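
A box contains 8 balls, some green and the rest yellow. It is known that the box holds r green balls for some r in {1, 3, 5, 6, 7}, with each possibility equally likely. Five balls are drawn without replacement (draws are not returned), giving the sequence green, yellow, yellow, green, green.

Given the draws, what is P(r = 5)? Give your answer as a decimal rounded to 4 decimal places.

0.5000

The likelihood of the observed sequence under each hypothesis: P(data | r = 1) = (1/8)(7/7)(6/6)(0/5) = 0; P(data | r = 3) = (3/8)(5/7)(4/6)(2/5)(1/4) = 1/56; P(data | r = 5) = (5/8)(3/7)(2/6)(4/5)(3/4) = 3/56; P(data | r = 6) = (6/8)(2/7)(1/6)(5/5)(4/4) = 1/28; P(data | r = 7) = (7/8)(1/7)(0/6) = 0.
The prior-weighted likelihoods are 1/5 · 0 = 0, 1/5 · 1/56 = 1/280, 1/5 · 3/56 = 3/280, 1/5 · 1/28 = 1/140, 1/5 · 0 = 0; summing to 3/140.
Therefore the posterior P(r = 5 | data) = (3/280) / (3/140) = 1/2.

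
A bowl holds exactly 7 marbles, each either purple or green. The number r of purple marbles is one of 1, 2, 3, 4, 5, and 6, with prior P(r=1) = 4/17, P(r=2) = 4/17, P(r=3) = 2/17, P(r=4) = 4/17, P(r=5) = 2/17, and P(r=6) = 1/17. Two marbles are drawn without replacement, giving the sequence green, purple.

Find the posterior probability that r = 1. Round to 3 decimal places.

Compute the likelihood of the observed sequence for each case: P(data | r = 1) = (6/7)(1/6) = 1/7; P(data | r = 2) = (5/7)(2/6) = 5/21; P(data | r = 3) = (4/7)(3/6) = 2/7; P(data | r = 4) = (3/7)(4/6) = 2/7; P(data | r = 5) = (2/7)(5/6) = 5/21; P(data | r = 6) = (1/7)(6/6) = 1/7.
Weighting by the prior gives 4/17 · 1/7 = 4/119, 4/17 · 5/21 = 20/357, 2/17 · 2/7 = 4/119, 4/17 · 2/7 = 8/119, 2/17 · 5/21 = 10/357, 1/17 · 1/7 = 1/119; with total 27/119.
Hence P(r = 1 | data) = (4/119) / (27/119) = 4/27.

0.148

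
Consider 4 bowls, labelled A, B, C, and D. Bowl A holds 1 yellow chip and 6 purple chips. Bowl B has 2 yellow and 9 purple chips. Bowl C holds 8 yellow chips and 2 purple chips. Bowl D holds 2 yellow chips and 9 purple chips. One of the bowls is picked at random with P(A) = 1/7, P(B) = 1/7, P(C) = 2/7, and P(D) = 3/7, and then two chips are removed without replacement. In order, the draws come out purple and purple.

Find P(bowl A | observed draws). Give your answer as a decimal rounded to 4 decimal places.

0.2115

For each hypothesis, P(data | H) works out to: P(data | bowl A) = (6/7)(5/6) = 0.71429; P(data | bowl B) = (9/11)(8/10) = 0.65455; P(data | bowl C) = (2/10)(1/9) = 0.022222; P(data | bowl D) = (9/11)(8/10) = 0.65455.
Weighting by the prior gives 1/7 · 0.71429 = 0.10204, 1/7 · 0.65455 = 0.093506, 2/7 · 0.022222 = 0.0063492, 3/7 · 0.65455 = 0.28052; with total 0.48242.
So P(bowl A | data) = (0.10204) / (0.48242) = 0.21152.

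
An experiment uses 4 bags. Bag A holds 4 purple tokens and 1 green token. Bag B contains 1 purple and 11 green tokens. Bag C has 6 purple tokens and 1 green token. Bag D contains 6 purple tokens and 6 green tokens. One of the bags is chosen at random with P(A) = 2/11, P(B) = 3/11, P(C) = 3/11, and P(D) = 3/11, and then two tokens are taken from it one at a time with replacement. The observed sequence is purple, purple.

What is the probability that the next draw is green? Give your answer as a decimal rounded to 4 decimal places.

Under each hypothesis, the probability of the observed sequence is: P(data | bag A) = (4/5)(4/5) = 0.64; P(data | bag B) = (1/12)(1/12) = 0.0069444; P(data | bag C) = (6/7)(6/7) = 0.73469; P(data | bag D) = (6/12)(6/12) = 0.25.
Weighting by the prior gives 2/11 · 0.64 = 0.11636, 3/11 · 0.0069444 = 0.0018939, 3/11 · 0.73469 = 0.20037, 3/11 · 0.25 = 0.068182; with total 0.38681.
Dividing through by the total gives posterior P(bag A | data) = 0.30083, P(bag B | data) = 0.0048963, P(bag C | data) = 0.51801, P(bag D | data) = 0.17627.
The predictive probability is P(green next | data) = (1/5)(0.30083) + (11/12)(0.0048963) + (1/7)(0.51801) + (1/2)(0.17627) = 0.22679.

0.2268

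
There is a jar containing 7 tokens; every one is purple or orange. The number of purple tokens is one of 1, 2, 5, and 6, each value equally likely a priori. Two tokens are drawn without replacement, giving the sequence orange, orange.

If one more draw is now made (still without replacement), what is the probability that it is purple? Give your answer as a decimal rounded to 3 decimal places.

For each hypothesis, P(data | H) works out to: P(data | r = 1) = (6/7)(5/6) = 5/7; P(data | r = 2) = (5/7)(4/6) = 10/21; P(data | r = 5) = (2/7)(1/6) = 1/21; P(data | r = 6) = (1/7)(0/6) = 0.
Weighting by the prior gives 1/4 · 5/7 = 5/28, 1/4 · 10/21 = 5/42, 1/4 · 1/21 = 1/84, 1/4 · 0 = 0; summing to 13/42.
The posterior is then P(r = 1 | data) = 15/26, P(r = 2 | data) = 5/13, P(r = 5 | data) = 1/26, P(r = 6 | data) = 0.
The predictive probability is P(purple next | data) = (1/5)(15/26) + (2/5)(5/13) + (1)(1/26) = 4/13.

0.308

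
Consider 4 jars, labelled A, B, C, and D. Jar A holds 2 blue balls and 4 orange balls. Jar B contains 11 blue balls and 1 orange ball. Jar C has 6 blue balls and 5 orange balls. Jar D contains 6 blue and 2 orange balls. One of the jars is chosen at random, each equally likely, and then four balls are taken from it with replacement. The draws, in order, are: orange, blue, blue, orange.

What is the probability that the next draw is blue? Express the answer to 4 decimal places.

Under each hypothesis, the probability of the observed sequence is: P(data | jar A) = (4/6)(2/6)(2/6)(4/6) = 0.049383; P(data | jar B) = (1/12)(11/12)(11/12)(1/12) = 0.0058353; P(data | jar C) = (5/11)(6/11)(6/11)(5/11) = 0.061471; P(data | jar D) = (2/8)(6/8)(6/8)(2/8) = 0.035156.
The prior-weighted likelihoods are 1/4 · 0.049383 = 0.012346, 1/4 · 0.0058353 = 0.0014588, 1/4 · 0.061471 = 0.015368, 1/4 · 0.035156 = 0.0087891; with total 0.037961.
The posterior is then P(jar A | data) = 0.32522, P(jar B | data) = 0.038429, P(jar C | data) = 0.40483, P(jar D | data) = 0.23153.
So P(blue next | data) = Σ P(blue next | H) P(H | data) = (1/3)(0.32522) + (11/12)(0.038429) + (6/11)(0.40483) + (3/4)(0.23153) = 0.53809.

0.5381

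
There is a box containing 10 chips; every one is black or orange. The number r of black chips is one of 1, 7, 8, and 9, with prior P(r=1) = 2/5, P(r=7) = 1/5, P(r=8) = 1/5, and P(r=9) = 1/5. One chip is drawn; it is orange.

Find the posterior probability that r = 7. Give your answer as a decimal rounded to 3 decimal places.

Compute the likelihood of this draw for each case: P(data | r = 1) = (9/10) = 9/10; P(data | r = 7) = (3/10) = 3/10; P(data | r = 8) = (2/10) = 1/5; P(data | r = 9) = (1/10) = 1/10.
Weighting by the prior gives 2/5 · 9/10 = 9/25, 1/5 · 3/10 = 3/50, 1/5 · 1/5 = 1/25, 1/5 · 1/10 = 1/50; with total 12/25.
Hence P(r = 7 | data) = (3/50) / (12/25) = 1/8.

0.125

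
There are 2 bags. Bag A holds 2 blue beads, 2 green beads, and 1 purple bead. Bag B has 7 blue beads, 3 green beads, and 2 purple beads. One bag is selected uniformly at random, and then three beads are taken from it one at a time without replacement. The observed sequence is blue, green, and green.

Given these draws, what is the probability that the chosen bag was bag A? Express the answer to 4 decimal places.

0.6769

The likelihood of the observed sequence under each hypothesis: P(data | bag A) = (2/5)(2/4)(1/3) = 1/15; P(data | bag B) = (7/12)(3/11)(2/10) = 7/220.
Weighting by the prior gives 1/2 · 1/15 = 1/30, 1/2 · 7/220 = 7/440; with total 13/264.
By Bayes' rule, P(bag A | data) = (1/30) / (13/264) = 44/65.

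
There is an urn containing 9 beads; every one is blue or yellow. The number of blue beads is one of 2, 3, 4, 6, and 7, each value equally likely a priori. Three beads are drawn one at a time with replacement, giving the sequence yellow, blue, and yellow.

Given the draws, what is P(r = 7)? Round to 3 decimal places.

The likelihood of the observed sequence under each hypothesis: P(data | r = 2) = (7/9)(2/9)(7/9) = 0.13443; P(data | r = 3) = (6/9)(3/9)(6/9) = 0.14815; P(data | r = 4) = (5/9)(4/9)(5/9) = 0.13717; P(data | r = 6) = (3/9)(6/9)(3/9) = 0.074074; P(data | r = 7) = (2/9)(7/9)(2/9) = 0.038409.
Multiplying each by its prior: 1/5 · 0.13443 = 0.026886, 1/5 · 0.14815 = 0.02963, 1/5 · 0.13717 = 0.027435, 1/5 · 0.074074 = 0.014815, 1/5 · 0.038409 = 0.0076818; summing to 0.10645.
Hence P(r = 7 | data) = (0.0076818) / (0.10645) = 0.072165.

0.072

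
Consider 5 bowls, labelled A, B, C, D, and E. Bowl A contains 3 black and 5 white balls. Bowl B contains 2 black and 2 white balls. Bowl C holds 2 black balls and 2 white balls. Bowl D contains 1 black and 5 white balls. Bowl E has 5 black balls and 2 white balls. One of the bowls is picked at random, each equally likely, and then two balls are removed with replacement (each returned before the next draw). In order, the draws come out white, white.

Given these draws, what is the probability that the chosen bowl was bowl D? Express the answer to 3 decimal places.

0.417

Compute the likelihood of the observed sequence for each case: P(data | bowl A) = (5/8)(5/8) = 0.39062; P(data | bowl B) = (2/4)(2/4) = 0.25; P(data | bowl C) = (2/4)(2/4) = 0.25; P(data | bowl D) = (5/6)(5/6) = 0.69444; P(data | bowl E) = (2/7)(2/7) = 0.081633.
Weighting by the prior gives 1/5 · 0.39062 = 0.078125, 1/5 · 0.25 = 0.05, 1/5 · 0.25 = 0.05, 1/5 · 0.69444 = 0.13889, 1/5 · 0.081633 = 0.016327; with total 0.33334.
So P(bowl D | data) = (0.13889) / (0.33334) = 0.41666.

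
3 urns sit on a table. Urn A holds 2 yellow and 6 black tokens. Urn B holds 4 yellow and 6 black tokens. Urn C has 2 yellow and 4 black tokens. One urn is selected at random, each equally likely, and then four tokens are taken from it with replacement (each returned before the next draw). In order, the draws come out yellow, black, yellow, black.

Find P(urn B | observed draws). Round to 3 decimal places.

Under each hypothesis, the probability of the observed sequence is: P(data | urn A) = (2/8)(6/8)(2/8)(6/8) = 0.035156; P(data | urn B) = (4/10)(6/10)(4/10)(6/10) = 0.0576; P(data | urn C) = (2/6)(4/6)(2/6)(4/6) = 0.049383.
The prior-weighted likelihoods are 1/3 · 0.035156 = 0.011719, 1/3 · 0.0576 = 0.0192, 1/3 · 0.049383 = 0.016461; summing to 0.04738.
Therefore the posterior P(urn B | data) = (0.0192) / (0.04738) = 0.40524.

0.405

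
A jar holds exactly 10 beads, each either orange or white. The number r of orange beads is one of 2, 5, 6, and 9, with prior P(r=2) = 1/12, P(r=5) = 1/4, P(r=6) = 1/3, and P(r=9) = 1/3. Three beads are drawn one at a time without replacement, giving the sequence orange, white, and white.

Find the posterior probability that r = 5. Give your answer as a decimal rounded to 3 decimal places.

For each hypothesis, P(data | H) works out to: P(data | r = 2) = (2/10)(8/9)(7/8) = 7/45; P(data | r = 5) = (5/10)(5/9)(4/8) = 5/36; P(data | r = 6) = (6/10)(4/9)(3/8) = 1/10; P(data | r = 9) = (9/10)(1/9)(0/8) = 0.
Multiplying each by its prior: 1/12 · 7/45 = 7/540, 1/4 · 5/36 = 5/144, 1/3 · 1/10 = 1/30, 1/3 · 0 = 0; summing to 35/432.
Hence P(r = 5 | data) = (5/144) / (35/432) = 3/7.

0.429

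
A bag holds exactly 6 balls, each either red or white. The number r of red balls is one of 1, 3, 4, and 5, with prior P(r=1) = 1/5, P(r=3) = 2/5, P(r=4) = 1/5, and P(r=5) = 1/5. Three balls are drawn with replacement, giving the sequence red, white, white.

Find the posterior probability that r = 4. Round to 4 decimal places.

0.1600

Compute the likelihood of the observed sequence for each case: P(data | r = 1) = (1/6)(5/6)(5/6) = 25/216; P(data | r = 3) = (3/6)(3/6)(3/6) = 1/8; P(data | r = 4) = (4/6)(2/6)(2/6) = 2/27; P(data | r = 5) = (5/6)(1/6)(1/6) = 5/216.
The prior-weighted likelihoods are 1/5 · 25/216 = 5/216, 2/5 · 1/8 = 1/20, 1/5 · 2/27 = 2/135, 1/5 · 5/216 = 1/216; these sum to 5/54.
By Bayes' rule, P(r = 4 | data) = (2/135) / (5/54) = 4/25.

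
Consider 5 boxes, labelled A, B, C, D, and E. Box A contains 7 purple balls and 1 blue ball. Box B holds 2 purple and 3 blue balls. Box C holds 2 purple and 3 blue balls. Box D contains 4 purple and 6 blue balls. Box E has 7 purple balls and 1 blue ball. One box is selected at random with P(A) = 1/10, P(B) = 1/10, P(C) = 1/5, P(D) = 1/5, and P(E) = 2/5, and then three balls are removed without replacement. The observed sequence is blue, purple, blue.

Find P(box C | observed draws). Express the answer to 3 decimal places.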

________________________

WHAT THE EXERCISE ASKS -
Begin at the line that has "Find the posterior probability that r = 7." in the entries above; stop after the line that has "There are 2". Transcribe exactly those lines and no others.

WRITTEN SOLUTION -
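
Find the posterior probability that r = 7. Give your answer as a decimal rounded to 3 decimal places.

Compute the likelihood of this draw for each case: P(data | r = 1) = (9/10) = 9/10; P(data | r = 7) = (3/10) = 3/10; P(data | r = 8) = (2/10) = 1/5; P(data | r = 9) = (1/10) = 1/10.
Weighting by the prior gives 2/5 · 9/10 = 9/25, 1/5 · 3/10 = 3/50, 1/5 · 1/5 = 1/25, 1/5 · 1/10 = 1/50; with total 12/25.
Hence P(r = 7 | data) = (3/50) / (12/25) = 1/8.

0.125

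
There are 2 bags. Bag A holds 2 blue beads, 2 green beads, and 1 purple bead. Bag B has 7 blue beads, 3 green beads, and 2 purple beads. One bag is selected uniformly at random, and then three beads are taken from it one at a time without replacement. The observed sequence is blue, green, and green.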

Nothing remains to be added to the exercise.